Required action:
What you give back must match the records below exactly.
'''
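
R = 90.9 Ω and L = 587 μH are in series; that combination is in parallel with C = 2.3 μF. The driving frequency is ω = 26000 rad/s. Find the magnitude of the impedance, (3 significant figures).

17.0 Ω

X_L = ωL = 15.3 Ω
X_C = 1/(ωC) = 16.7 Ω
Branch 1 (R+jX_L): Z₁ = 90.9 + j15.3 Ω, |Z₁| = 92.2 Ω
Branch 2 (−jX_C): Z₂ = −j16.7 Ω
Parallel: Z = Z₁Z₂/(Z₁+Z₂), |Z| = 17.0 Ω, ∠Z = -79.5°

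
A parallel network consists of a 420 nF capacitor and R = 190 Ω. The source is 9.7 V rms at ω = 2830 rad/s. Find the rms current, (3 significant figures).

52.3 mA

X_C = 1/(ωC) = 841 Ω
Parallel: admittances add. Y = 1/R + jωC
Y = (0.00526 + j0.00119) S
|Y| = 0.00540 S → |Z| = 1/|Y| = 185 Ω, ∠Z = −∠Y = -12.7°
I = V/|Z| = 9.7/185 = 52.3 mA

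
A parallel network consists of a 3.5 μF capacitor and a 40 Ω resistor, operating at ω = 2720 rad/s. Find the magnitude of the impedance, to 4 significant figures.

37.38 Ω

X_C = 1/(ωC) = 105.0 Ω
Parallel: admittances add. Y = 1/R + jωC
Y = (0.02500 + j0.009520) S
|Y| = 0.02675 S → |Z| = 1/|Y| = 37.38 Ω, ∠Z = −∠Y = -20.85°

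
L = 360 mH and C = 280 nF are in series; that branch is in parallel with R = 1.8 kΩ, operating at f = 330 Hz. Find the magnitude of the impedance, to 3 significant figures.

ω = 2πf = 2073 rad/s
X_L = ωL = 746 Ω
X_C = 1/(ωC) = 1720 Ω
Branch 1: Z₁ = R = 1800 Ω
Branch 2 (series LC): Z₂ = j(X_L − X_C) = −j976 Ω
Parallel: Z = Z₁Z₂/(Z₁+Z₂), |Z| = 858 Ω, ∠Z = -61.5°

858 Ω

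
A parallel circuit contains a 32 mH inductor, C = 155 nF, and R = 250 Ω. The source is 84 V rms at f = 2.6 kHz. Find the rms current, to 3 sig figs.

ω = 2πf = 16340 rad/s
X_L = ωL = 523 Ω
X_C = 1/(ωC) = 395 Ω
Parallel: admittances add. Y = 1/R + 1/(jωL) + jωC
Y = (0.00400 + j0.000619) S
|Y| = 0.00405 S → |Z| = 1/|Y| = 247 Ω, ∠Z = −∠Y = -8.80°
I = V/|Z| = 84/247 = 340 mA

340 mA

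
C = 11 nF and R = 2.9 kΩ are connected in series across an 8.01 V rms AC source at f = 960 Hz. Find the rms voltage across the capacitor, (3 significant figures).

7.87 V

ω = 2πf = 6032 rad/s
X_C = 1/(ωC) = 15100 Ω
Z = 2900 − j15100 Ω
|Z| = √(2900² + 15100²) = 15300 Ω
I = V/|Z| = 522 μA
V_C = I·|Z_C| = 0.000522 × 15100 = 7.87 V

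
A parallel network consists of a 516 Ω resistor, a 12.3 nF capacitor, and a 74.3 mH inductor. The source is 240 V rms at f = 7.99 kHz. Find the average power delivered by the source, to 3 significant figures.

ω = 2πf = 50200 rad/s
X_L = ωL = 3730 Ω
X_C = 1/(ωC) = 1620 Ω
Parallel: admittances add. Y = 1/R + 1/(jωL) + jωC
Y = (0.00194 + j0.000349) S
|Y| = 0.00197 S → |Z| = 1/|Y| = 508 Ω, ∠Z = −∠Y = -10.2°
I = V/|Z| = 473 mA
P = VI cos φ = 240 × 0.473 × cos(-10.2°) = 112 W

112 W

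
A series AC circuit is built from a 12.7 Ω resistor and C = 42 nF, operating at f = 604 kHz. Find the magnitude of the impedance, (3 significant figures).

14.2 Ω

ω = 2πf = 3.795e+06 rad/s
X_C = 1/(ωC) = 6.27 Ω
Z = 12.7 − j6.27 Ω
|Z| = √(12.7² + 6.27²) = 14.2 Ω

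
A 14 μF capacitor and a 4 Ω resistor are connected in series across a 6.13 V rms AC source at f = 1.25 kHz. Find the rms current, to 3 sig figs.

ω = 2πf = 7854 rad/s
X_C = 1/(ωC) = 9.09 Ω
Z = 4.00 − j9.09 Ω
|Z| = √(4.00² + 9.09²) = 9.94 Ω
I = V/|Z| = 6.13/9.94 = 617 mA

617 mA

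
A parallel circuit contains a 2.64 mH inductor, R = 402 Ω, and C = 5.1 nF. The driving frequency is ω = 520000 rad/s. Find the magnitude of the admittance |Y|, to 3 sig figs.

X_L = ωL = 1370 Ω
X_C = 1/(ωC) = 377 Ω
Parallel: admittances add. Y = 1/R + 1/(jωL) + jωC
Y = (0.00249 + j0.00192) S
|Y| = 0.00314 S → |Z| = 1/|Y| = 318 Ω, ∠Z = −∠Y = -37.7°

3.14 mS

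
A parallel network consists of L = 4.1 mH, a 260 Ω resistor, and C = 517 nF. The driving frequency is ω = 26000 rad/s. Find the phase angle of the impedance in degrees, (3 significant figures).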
'''
Task result:
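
R = 90.9 Ω and L = 587 μH are in series; that combination is in parallel with C = 2.3 μF. The driving frequency is ω = 26000 rad/s. Find the magnitude of the impedance, (3 significant figures).

17.0 Ω

X_L = ωL = 15.3 Ω
X_C = 1/(ωC) = 16.7 Ω
Branch 1 (R+jX_L): Z₁ = 90.9 + j15.3 Ω, |Z₁| = 92.2 Ω
Branch 2 (−jX_C): Z₂ = −j16.7 Ω
Parallel: Z = Z₁Z₂/(Z₁+Z₂), |Z| = 17.0 Ω, ∠Z = -79.5°

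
A parallel network consists of a 420 nF capacitor and R = 190 Ω. The source is 9.7 V rms at ω = 2830 rad/s. Find the rms current, (3 significant figures).

52.3 mA

X_C = 1/(ωC) = 841 Ω
Parallel: admittances add. Y = 1/R + jωC
Y = (0.00526 + j0.00119) S
|Y| = 0.00540 S → |Z| = 1/|Y| = 185 Ω, ∠Z = −∠Y = -12.7°
I = V/|Z| = 9.7/185 = 52.3 mA

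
A parallel network consists of a 3.5 μF capacitor and a 40 Ω resistor, operating at ω = 2720 rad/s. Find the magnitude of the impedance, to 4 significant figures.

37.38 Ω

X_C = 1/(ωC) = 105.0 Ω
Parallel: admittances add. Y = 1/R + jωC
Y = (0.02500 + j0.009520) S
|Y| = 0.02675 S → |Z| = 1/|Y| = 37.38 Ω, ∠Z = −∠Y = -20.85°

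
L = 360 mH and C = 280 nF are in series; that branch is in parallel with R = 1.8 kΩ, operating at f = 330 Hz. Find the magnitude of the impedance, to 3 significant figures.

ω = 2πf = 2073 rad/s
X_L = ωL = 746 Ω
X_C = 1/(ωC) = 1720 Ω
Branch 1: Z₁ = R = 1800 Ω
Branch 2 (series LC): Z₂ = j(X_L − X_C) = −j976 Ω
Parallel: Z = Z₁Z₂/(Z₁+Z₂), |Z| = 858 Ω, ∠Z = -61.5°

858 Ω

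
A parallel circuit contains a 32 mH inductor, C = 155 nF, and R = 250 Ω. The source is 84 V rms at f = 2.6 kHz. Find the rms current, to 3 sig figs.

ω = 2πf = 16340 rad/s
X_L = ωL = 523 Ω
X_C = 1/(ωC) = 395 Ω
Parallel: admittances add. Y = 1/R + 1/(jωL) + jωC
Y = (0.00400 + j0.000619) S
|Y| = 0.00405 S → |Z| = 1/|Y| = 247 Ω, ∠Z = −∠Y = -8.80°
I = V/|Z| = 84/247 = 340 mA

340 mA

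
C = 11 nF and R = 2.9 kΩ are connected in series across an 8.01 V rms AC source at f = 960 Hz. Find the rms voltage across the capacitor, (3 significant figures).

7.87 V

ω = 2πf = 6032 rad/s
X_C = 1/(ωC) = 15100 Ω
Z = 2900 − j15100 Ω
|Z| = √(2900² + 15100²) = 15300 Ω
I = V/|Z| = 522 μA
V_C = I·|Z_C| = 0.000522 × 15100 = 7.87 V

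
A parallel network consists of a 516 Ω resistor, a 12.3 nF capacitor, and a 74.3 mH inductor. The source is 240 V rms at f = 7.99 kHz. Find the average power delivered by the source, to 3 significant figures.

ω = 2πf = 50200 rad/s
X_L = ωL = 3730 Ω
X_C = 1/(ωC) = 1620 Ω
Parallel: admittances add. Y = 1/R + 1/(jωL) + jωC
Y = (0.00194 + j0.000349) S
|Y| = 0.00197 S → |Z| = 1/|Y| = 508 Ω, ∠Z = −∠Y = -10.2°
I = V/|Z| = 473 mA
P = VI cos φ = 240 × 0.473 × cos(-10.2°) = 112 W

112 W

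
A series AC circuit is built from a 12.7 Ω resistor and C = 42 nF, operating at f = 604 kHz. Find the magnitude of the impedance, (3 significant figures).

14.2 Ω

ω = 2πf = 3.795e+06 rad/s
X_C = 1/(ωC) = 6.27 Ω
Z = 12.7 − j6.27 Ω
|Z| = √(12.7² + 6.27²) = 14.2 Ω

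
A 14 μF capacitor and a 4 Ω resistor are connected in series across a 6.13 V rms AC source at f = 1.25 kHz. Find the rms current, to 3 sig figs.

ω = 2πf = 7854 rad/s
X_C = 1/(ωC) = 9.09 Ω
Z = 4.00 − j9.09 Ω
|Z| = √(4.00² + 9.09²) = 9.94 Ω
I = V/|Z| = 6.13/9.94 = 617 mA

617 mA

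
A parallel circuit contains a 2.64 mH inductor, R = 402 Ω, and C = 5.1 nF. The driving frequency is ω = 520000 rad/s. Find the magnitude of the admittance |Y|, to 3 sig figs.

X_L = ωL = 1370 Ω
X_C = 1/(ωC) = 377 Ω
Parallel: admittances add. Y = 1/R + 1/(jωL) + jωC
Y = (0.00249 + j0.00192) S
|Y| = 0.00314 S → |Z| = 1/|Y| = 318 Ω, ∠Z = −∠Y = -37.7°

3.14 mS

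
A parallel network consists of L = 4.1 mH, a 260 Ω resistor, and C = 517 nF. The driving frequency is ω = 26000 rad/s. Find the phase angle of the impedance in degrees, (3 significant figures).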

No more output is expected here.